**AIM OF THE EXERCISE**
Each line of the material below that holds the word "Answer" needs to be copied.

**DATA LISTING**

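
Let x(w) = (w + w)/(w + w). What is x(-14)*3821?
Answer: 3821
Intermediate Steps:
x(w) = 1 (x(w) = (2*w)/((2*w)) = (2*w)*(1/(2*w)) = 1)
x(-14)*3821 = 1*3821 = 3821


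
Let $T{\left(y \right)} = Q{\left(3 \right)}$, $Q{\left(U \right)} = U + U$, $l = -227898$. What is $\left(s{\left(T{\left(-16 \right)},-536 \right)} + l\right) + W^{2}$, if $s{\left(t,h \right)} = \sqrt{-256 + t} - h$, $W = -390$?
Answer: $-75262 + 5 i \sqrt{10} \approx -75262.0 + 15.811 i$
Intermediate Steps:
$Q{\left(U \right)} = 2 U$
$T{\left(y \right)} = 6$ ($T{\left(y \right)} = 2 \cdot 3 = 6$)
$\left(s{\left(T{\left(-16 \right)},-536 \right)} + l\right) + W^{2} = \left(\left(\sqrt{-256 + 6} - -536\right) - 227898\right) + \left(-390\right)^{2} = \left(\left(\sqrt{-250} + 536\right) - 227898\right) + 152100 = \left(\left(5 i \sqrt{10} + 536\right) - 227898\right) + 152100 = \left(\left(536 + 5 i \sqrt{10}\right) - 227898\right) + 152100 = \left(-227362 + 5 i \sqrt{10}\right) + 152100 = -75262 + 5 i \sqrt{10}$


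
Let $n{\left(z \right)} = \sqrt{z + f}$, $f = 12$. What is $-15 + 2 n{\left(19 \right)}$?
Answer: $-15 + 2 \sqrt{31} \approx -3.8645$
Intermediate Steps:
$n{\left(z \right)} = \sqrt{12 + z}$ ($n{\left(z \right)} = \sqrt{z + 12} = \sqrt{12 + z}$)
$-15 + 2 n{\left(19 \right)} = -15 + 2 \sqrt{12 + 19} = -15 + 2 \sqrt{31}$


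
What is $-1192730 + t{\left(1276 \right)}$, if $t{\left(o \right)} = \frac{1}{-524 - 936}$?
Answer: $- \frac{1741385801}{1460} \approx -1.1927 \cdot 10^{6}$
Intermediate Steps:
$t{\left(o \right)} = - \frac{1}{1460}$ ($t{\left(o \right)} = \frac{1}{-1460} = - \frac{1}{1460}$)
$-1192730 + t{\left(1276 \right)} = -1192730 - \frac{1}{1460} = - \frac{1741385801}{1460}$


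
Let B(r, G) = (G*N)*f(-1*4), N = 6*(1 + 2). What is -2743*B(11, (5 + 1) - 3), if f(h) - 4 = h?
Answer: 0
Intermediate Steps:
N = 18 (N = 6*3 = 18)
f(h) = 4 + h
B(r, G) = 0 (B(r, G) = (G*18)*(4 - 1*4) = (18*G)*(4 - 4) = (18*G)*0 = 0)
-2743*B(11, (5 + 1) - 3) = -2743*0 = 0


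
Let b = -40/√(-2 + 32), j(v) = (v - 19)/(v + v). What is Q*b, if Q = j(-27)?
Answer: -92*√30/81 ≈ -6.2210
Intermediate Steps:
j(v) = (-19 + v)/(2*v) (j(v) = (-19 + v)/((2*v)) = (-19 + v)*(1/(2*v)) = (-19 + v)/(2*v))
Q = 23/27 (Q = (½)*(-19 - 27)/(-27) = (½)*(-1/27)*(-46) = 23/27 ≈ 0.85185)
b = -4*√30/3 (b = -40*√30/30 = -4*√30/3 ≈ -7.3030)
Q*b = 23*(-4*√30/3)/27 = -92*√30/81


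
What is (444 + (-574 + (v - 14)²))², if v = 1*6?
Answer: 4356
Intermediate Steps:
v = 6
(444 + (-574 + (v - 14)²))² = (444 + (-574 + (6 - 14)²))² = (444 + (-574 + (-8)²))² = (444 + (-574 + 64))² = (444 - 510)² = (-66)² = 4356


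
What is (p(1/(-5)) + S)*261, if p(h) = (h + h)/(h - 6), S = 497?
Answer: 4021749/31 ≈ 1.2973e+5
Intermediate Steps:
p(h) = 2*h/(-6 + h) (p(h) = (2*h)/(-6 + h) = 2*h/(-6 + h))
(p(1/(-5)) + S)*261 = (2*(1/(-5))/(-6 + 1/(-5)) + 497)*261 = (2*(1*(-⅕))/(-6 + 1*(-⅕)) + 497)*261 = (2*(-⅕)/(-6 - ⅕) + 497)*261 = (2*(-⅕)/(-31/5) + 497)*261 = (2*(-⅕)*(-5/31) + 497)*261 = (2/31 + 497)*261 = (15409/31)*261 = 4021749/31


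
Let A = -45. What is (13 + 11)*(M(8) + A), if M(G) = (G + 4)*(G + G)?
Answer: 3528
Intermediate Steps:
M(G) = 2*G*(4 + G) (M(G) = (4 + G)*(2*G) = 2*G*(4 + G))
(13 + 11)*(M(8) + A) = (13 + 11)*(2*8*(4 + 8) - 45) = 24*(2*8*12 - 45) = 24*(192 - 45) = 24*147 = 3528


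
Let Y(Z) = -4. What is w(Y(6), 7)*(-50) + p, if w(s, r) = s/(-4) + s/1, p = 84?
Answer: 234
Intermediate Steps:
w(s, r) = 3*s/4 (w(s, r) = s*(-1/4) + s*1 = -s/4 + s = 3*s/4)
w(Y(6), 7)*(-50) + p = ((3/4)*(-4))*(-50) + 84 = -3*(-50) + 84 = 150 + 84 = 234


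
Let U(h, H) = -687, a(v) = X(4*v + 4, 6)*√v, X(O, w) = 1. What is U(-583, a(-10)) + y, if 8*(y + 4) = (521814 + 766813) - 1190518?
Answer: 92581/8 ≈ 11573.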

**WRITTEN RESPONSE**
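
Answer: 3821
Answer: $-75262 + 5 i \sqrt{10} \approx -75262.0 + 15.811 i$
Answer: $-15 + 2 \sqrt{31} \approx -3.8645$
Answer: $- \frac{1741385801}{1460} \approx -1.1927 \cdot 10^{6}$
Answer: 0
Answer: -92*√30/81 ≈ -6.2210
Answer: 4356
Answer: 4021749/31 ≈ 1.2973e+5
Answer: 3528
Answer: 234
Answer: 92581/8 ≈ 11573.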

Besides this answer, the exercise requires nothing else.